══ RECORDED INFORMATION

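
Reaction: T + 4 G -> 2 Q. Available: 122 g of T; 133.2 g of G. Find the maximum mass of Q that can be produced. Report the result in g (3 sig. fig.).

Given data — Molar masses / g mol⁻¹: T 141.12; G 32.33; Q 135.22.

n(T) = 122.0 / 141.12 = 0.8645 mol
n(G) = 133.2 / 32.33 = 4.120 mol
n/ν for T = 0.8645/1 = 0.8645
n/ν for G = 4.120/4 = 1.030
Smallest n/ν is T → limiting reagent.
n(Q) = (2/1) × 0.8645 = 1.729 mol
mass = 1.729 × 135.22 = 233.8 g

234 g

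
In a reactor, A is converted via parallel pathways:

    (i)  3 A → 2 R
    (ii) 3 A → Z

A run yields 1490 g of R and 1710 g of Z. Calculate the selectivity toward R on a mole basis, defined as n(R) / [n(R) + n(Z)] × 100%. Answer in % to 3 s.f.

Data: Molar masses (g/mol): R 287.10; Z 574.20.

63.5 %

n(R) = 1490 / 287.10 = 5.190 mol
n(Z) = 1710 / 574.20 = 2.978 mol
selectivity = 5.190/(5.190+2.978) × 100 = 63.54 %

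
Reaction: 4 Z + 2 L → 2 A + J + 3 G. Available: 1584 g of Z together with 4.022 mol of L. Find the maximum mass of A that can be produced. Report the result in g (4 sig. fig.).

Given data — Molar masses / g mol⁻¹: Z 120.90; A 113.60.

456.9 g

n(Z) = 1584 / 120.90 = 13.10 mol
n(L) = 4.022 mol
n/ν for Z = 13.10/4 = 3.275
n/ν for L = 4.022/2 = 2.011
Smallest n/ν is L → limiting reagent.
n(A) = (2/2) × 4.022 = 4.022 mol
mass = 4.022 × 113.60 = 456.9 g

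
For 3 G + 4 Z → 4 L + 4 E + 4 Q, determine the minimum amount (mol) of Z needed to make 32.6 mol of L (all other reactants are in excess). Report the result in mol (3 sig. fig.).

32.6 mol

n(L) = 32.60 mol
n(Z) = (4/4) × 32.60 = 32.60 mol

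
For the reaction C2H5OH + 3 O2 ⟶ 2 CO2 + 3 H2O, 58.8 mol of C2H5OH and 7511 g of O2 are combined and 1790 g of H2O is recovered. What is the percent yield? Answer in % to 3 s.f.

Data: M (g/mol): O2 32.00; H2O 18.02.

56.3 %

n(C2H5OH) = 58.80 mol
n(O2) = 7511 / 32.00 = 234.7 mol
n/ν for C2H5OH = 58.80/1 = 58.80
n/ν for O2 = 234.7/3 = 78.23
Smallest n/ν is C2H5OH → limiting reagent.
theoretical n(H2O) = (3/1) × 58.80 = 176.4 mol → 3179 g
% yield = 1790 / 3179 × 100 = 56.31 %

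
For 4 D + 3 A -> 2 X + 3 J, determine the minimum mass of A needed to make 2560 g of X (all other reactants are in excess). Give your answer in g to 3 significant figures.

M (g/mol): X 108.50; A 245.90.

8700 g

n(X) = 2560 / 108.50 = 23.59 mol
n(A) = (3/2) × 23.59 = 35.39 mol
mass = 35.39 × 245.90 = 8702 g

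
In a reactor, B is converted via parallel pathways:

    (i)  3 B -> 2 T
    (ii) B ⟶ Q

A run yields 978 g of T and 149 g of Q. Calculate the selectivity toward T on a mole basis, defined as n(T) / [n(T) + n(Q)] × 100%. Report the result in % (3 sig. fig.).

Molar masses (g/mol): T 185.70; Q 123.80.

81.4 %

n(T) = 978 / 185.70 = 5.267 mol
n(Q) = 149 / 123.80 = 1.204 mol
selectivity = 5.267/(5.267+1.204) × 100 = 81.39 %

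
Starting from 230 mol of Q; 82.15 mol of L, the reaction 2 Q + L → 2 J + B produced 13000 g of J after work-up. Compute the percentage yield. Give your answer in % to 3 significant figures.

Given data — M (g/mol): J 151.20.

52.3 %

n(Q) = 230.0 mol
n(L) = 82.15 mol
n/ν → Q: 115.0, L: 82.15; L is limiting.
theoretical n(J) = (2/1) × 82.15 = 164.3 mol → 24840 g
% yield = 13000 / 24840 × 100 = 52.33 %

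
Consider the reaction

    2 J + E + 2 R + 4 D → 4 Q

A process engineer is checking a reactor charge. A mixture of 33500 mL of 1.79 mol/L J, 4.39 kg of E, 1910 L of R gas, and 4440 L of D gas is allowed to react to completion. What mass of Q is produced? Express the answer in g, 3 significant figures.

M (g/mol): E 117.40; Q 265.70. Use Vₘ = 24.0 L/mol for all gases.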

════

> **EXERCISE DIRECTIONS**
Copy every line of the material above in which the string "basis" can be found.

> **FINAL ANSWER**
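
A run yields 1490 g of R and 1710 g of Z. Calculate the selectivity toward R on a mole basis, defined as n(R) / [n(R) + n(Z)] × 100%. Answer in % to 3 s.f.
A run yields 978 g of T and 149 g of Q. Calculate the selectivity toward T on a mole basis, defined as n(T) / [n(T) + n(Q)] × 100%. Report the result in % (3 sig. fig.).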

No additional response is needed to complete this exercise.